What the exercise asks: From the entries below, transcribe exactly the lines between the line holding "min | 15 marks |" and the line holding "8 min | 21 marks |", inclusive; skip all other lines.

#### Supplied entries

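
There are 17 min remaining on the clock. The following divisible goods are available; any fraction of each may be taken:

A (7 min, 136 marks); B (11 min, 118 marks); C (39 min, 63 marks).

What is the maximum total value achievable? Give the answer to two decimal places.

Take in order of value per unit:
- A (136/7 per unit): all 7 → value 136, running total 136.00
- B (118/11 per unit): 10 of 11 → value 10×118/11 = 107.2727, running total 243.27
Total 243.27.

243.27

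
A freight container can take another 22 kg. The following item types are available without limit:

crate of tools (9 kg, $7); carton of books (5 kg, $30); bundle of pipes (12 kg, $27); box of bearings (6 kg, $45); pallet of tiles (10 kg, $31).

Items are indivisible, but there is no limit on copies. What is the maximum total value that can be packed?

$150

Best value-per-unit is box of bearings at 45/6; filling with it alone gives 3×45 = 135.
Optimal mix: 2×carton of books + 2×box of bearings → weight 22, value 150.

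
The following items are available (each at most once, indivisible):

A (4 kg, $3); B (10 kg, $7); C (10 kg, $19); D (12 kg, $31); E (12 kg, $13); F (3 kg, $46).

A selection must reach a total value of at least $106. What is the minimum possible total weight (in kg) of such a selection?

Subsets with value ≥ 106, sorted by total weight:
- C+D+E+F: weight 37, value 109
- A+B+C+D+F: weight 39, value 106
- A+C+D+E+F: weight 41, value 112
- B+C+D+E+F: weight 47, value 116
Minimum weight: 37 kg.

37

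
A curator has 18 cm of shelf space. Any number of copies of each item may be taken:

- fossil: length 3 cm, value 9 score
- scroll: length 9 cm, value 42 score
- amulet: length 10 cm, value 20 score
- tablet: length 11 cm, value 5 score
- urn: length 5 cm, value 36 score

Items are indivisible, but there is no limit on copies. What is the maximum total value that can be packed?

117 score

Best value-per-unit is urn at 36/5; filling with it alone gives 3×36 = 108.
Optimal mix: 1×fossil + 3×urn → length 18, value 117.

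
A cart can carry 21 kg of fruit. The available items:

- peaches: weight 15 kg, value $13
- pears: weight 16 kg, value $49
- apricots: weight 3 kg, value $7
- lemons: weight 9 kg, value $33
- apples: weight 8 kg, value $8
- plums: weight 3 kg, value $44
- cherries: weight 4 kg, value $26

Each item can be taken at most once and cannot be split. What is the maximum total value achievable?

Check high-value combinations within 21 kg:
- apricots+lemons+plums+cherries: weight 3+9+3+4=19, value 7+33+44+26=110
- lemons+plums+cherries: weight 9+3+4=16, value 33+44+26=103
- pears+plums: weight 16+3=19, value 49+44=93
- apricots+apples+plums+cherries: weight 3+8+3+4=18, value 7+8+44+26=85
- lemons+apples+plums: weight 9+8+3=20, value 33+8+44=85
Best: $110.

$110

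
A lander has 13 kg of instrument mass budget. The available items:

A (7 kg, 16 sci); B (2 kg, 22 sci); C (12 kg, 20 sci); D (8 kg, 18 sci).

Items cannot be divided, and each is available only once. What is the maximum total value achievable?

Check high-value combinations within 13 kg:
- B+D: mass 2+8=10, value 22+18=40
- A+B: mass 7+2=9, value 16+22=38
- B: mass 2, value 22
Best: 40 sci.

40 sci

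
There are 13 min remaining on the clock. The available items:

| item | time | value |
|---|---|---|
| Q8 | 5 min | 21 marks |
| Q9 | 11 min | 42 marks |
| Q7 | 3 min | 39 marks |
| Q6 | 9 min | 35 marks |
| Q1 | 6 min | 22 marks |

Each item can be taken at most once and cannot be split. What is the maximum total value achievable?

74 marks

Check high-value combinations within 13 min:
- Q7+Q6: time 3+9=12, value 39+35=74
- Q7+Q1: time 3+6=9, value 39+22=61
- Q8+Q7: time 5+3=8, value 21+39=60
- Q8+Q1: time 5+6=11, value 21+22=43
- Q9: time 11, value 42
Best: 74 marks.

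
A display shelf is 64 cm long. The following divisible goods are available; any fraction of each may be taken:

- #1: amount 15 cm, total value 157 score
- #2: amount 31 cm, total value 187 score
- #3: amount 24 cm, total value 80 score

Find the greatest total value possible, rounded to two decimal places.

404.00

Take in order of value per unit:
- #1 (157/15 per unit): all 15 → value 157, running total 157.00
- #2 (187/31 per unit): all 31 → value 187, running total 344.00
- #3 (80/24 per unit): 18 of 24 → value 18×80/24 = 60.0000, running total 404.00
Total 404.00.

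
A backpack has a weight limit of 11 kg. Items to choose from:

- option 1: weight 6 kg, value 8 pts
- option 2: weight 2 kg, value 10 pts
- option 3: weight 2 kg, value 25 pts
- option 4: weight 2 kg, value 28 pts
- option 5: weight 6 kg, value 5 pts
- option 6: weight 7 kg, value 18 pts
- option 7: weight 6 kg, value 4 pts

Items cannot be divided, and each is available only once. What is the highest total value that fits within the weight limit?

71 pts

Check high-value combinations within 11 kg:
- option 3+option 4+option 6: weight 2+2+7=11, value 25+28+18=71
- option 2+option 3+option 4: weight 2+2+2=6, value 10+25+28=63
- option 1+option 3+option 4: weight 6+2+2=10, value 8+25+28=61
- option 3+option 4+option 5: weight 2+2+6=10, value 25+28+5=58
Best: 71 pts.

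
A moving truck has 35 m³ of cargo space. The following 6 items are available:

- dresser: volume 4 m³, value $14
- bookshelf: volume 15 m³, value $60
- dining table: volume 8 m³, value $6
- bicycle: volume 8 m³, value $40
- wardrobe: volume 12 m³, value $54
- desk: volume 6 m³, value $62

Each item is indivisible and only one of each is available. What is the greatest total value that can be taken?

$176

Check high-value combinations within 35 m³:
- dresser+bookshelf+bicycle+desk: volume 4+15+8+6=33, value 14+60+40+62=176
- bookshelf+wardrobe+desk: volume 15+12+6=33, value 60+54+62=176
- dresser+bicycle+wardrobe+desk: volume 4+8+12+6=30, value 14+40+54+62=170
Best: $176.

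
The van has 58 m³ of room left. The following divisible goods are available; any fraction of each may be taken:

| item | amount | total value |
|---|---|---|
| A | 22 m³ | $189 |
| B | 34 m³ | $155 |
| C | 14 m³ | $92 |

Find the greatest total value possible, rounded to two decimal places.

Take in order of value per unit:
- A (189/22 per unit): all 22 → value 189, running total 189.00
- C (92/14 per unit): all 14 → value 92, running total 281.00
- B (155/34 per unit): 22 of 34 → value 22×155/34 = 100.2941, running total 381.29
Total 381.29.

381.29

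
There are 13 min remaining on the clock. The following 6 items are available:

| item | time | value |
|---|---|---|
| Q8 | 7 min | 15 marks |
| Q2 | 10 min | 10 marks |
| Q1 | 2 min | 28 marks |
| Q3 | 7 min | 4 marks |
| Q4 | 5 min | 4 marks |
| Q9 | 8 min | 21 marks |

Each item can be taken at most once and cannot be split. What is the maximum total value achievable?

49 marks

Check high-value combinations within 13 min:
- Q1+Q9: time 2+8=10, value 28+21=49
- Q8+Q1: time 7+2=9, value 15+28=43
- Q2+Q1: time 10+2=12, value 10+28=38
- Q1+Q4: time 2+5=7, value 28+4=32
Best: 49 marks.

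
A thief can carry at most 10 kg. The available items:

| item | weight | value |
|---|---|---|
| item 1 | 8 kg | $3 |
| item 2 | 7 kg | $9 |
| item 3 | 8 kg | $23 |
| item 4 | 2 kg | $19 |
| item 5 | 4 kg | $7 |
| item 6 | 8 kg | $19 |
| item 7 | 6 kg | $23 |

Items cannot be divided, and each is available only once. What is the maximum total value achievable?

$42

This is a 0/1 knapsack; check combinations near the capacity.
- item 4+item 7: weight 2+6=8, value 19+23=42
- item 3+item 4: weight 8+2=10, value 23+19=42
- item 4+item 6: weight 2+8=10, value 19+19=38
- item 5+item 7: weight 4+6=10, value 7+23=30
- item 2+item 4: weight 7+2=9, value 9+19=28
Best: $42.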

########
#### Supplied entries

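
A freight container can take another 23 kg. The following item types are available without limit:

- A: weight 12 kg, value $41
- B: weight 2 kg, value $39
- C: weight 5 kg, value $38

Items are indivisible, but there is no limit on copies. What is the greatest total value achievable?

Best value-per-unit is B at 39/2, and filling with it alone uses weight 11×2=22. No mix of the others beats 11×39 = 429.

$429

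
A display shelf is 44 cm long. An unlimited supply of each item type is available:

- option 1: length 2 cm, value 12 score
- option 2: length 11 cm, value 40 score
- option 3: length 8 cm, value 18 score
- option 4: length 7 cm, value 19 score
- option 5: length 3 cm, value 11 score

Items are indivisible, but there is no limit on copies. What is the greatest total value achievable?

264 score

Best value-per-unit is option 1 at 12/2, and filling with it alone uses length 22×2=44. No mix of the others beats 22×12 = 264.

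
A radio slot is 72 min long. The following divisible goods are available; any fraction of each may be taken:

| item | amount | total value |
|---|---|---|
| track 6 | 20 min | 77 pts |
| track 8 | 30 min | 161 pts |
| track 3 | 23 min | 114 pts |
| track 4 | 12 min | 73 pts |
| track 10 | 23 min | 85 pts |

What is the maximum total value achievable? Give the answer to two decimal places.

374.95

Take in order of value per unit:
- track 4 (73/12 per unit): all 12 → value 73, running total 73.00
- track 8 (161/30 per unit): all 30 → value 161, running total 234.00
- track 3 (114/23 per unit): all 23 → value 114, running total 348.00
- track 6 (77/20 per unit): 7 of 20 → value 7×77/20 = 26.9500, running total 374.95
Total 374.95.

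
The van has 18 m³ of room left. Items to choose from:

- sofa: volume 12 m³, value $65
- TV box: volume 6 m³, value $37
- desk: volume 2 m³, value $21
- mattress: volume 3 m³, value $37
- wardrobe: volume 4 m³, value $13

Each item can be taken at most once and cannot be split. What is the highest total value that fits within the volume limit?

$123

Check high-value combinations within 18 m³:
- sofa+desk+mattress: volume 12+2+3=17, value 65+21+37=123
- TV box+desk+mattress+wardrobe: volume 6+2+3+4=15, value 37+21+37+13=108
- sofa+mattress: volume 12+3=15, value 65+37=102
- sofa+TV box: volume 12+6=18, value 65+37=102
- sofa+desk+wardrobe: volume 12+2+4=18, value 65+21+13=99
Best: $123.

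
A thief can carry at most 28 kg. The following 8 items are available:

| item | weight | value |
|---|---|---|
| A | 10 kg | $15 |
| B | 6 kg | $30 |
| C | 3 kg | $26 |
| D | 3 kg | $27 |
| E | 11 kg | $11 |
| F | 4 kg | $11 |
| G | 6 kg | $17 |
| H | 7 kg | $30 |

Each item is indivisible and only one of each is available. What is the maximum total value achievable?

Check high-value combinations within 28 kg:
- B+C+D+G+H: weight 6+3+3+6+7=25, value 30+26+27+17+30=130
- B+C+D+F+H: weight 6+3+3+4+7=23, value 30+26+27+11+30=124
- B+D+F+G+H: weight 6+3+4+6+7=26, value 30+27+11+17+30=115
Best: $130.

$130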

########
#### Supplied entries

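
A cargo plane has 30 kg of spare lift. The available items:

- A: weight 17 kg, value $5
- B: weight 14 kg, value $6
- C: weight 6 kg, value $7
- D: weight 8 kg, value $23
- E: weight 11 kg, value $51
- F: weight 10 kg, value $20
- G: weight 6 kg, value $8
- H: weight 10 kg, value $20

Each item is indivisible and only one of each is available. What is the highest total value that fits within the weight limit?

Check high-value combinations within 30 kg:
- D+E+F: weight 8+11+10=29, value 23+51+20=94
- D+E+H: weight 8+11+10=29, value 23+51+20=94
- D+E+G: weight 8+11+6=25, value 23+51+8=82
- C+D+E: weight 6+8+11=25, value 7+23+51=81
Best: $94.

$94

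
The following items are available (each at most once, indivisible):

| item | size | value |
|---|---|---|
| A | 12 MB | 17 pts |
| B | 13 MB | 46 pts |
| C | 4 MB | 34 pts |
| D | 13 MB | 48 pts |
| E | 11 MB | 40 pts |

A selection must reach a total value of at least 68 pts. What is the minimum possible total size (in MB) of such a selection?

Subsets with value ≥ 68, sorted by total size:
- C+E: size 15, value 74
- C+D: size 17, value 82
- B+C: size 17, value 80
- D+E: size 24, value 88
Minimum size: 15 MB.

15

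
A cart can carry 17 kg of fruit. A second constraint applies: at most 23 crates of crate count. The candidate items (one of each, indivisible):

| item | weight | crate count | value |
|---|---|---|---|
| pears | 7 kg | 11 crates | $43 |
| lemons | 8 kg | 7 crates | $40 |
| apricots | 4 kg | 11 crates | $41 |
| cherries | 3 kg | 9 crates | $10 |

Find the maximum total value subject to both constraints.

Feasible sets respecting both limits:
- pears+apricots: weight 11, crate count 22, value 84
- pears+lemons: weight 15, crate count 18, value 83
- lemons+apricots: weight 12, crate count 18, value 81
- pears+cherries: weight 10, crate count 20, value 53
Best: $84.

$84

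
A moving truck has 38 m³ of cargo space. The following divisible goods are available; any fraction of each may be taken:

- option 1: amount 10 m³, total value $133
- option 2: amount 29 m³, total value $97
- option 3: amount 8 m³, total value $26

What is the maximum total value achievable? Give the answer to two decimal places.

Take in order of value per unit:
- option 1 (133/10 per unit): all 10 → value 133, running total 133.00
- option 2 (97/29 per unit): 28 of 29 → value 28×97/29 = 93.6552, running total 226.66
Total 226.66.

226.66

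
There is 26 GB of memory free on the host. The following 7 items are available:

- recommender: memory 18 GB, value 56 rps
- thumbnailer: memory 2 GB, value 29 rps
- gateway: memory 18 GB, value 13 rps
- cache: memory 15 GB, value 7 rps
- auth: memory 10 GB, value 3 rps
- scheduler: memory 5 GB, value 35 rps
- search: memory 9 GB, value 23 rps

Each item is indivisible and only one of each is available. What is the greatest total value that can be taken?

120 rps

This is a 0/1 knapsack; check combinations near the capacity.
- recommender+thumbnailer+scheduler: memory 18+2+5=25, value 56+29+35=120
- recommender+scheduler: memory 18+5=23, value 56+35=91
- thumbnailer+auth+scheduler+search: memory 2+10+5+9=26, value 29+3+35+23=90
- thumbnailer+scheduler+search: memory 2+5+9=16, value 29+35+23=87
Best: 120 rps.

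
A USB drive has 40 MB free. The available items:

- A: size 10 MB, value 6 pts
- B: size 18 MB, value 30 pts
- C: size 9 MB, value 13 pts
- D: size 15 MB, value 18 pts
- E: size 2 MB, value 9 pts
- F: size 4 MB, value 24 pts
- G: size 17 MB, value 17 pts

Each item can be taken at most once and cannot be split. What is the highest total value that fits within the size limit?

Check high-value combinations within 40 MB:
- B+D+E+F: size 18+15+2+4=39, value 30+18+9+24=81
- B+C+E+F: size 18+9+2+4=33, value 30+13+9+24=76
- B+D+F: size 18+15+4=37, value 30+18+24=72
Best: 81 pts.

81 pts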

########

Response area:
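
| Q8 | 7 min | 15 marks |
| Q2 | 10 min | 10 marks |
| Q1 | 2 min | 28 marks |
| Q3 | 7 min | 4 marks |
| Q4 | 5 min | 4 marks |
| Q9 | 8 min | 21 marks |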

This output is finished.